### Assigned task
Each entry is to be transcribed exactly, with nothing added or dropped.

------------------------------

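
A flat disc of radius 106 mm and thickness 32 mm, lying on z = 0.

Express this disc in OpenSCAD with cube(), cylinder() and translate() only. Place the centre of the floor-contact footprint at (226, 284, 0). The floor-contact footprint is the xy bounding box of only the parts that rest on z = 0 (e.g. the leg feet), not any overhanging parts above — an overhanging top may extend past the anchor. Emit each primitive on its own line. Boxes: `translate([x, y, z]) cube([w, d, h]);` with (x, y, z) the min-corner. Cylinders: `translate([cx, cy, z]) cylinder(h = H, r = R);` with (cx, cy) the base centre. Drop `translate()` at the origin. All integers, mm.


translate([226, 284, 0]) cylinder(h = 32, r = 106);


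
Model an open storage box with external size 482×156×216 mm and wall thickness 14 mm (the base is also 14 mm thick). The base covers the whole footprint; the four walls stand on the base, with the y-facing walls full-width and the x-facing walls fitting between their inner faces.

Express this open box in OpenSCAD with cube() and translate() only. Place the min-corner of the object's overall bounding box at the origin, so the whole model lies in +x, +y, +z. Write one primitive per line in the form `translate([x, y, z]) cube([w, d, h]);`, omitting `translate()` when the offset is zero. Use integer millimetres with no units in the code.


cube([482, 156, 14]);
translate([0, 0, 14]) cube([482, 14, 202]);
translate([0, 142, 14]) cube([482, 14, 202]);
translate([0, 14, 14]) cube([14, 128, 202]);
translate([468, 14, 14]) cube([14, 128, 202]);


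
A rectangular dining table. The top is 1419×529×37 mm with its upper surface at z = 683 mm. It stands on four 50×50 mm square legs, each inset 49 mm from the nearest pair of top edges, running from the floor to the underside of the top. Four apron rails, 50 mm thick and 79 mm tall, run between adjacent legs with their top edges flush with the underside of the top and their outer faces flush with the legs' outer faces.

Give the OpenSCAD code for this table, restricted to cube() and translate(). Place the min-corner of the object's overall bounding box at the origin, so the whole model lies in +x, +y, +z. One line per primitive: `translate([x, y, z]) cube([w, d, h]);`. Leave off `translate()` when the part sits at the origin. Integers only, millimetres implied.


translate([0, 0, 646]) cube([1419, 529, 37]);
translate([49, 49, 0]) cube([50, 50, 646]);
translate([1320, 49, 0]) cube([50, 50, 646]);
translate([49, 430, 0]) cube([50, 50, 646]);
translate([1320, 430, 0]) cube([50, 50, 646]);
translate([99, 49, 567]) cube([1221, 50, 79]);
translate([99, 430, 567]) cube([1221, 50, 79]);
translate([49, 99, 567]) cube([50, 331, 79]);
translate([1320, 99, 567]) cube([50, 331, 79]);


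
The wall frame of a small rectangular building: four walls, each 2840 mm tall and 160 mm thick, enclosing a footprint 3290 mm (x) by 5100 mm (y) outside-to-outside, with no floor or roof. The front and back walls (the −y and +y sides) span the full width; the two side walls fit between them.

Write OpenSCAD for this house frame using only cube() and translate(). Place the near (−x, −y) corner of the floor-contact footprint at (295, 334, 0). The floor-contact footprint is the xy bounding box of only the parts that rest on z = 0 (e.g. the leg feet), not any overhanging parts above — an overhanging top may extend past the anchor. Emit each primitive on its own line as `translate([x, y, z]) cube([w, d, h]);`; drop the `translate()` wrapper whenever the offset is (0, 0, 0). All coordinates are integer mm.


translate([295, 334, 0]) cube([3290, 160, 2840]);
translate([295, 5274, 0]) cube([3290, 160, 2840]);
translate([295, 494, 0]) cube([160, 4780, 2840]);
translate([3425, 494, 0]) cube([160, 4780, 2840]);


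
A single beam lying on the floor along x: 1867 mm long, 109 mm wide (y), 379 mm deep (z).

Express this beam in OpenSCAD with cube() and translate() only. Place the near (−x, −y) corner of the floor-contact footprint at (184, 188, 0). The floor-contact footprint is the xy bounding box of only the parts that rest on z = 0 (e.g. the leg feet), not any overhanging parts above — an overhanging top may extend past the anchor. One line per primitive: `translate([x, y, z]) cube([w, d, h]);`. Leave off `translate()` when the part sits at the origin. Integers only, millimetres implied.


translate([184, 188, 0]) cube([1867, 109, 379]);


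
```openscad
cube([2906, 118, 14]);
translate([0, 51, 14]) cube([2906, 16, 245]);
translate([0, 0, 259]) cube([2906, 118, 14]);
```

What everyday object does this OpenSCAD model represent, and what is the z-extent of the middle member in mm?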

------------------------------

### Output for this task
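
A flat disc of radius 106 mm and thickness 32 mm, lying on z = 0.

Express this disc in OpenSCAD with cube(), cylinder() and translate() only. Place the centre of the floor-contact footprint at (226, 284, 0). The floor-contact footprint is the xy bounding box of only the parts that rest on z = 0 (e.g. the leg feet), not any overhanging parts above — an overhanging top may extend past the anchor. Emit each primitive on its own line. Boxes: `translate([x, y, z]) cube([w, d, h]);` with (x, y, z) the min-corner. Cylinders: `translate([cx, cy, z]) cylinder(h = H, r = R);` with (cx, cy) the base centre. Drop `translate()` at the origin. All integers, mm.


translate([226, 284, 0]) cylinder(h = 32, r = 106);


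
Model an open storage box with external size 482×156×216 mm and wall thickness 14 mm (the base is also 14 mm thick). The base covers the whole footprint; the four walls stand on the base, with the y-facing walls full-width and the x-facing walls fitting between their inner faces.

Express this open box in OpenSCAD with cube() and translate() only. Place the min-corner of the object's overall bounding box at the origin, so the whole model lies in +x, +y, +z. Write one primitive per line in the form `translate([x, y, z]) cube([w, d, h]);`, omitting `translate()` when the offset is zero. Use integer millimetres with no units in the code.


cube([482, 156, 14]);
translate([0, 0, 14]) cube([482, 14, 202]);
translate([0, 142, 14]) cube([482, 14, 202]);
translate([0, 14, 14]) cube([14, 128, 202]);
translate([468, 14, 14]) cube([14, 128, 202]);


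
A rectangular dining table. The top is 1419×529×37 mm with its upper surface at z = 683 mm. It stands on four 50×50 mm square legs, each inset 49 mm from the nearest pair of top edges, running from the floor to the underside of the top. Four apron rails, 50 mm thick and 79 mm tall, run between adjacent legs with their top edges flush with the underside of the top and their outer faces flush with the legs' outer faces.

Give the OpenSCAD code for this table, restricted to cube() and translate(). Place the min-corner of the object's overall bounding box at the origin, so the whole model lies in +x, +y, +z. One line per primitive: `translate([x, y, z]) cube([w, d, h]);`. Leave off `translate()` when the part sits at the origin. Integers only, millimetres implied.


translate([0, 0, 646]) cube([1419, 529, 37]);
translate([49, 49, 0]) cube([50, 50, 646]);
translate([1320, 49, 0]) cube([50, 50, 646]);
translate([49, 430, 0]) cube([50, 50, 646]);
translate([1320, 430, 0]) cube([50, 50, 646]);
translate([99, 49, 567]) cube([1221, 50, 79]);
translate([99, 430, 567]) cube([1221, 50, 79]);
translate([49, 99, 567]) cube([50, 331, 79]);
translate([1320, 99, 567]) cube([50, 331, 79]);


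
The wall frame of a small rectangular building: four walls, each 2840 mm tall and 160 mm thick, enclosing a footprint 3290 mm (x) by 5100 mm (y) outside-to-outside, with no floor or roof. The front and back walls (the −y and +y sides) span the full width; the two side walls fit between them.

Write OpenSCAD for this house frame using only cube() and translate(). Place the near (−x, −y) corner of the floor-contact footprint at (295, 334, 0). The floor-contact footprint is the xy bounding box of only the parts that rest on z = 0 (e.g. the leg feet), not any overhanging parts above — an overhanging top may extend past the anchor. Emit each primitive on its own line as `translate([x, y, z]) cube([w, d, h]);`; drop the `translate()` wrapper whenever the offset is (0, 0, 0). All coordinates are integer mm.


translate([295, 334, 0]) cube([3290, 160, 2840]);
translate([295, 5274, 0]) cube([3290, 160, 2840]);
translate([295, 494, 0]) cube([160, 4780, 2840]);
translate([3425, 494, 0]) cube([160, 4780, 2840]);


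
A single beam lying on the floor along x: 1867 mm long, 109 mm wide (y), 379 mm deep (z).

Express this beam in OpenSCAD with cube() and translate() only. Place the near (−x, −y) corner of the floor-contact footprint at (184, 188, 0). The floor-contact footprint is the xy bounding box of only the parts that rest on z = 0 (e.g. the leg feet), not any overhanging parts above — an overhanging top may extend past the anchor. One line per primitive: `translate([x, y, z]) cube([w, d, h]);`. Leave off `translate()` when the part sits at the origin. Integers only, millimetres implied.


translate([184, 188, 0]) cube([1867, 109, 379]);


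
```openscad
cube([2906, 118, 14]);
translate([0, 51, 14]) cube([2906, 16, 245]);
translate([0, 0, 259]) cube([2906, 118, 14]);
```

What everyday object does this OpenSCAD model represent, and what is the z-extent of the middle member in mm?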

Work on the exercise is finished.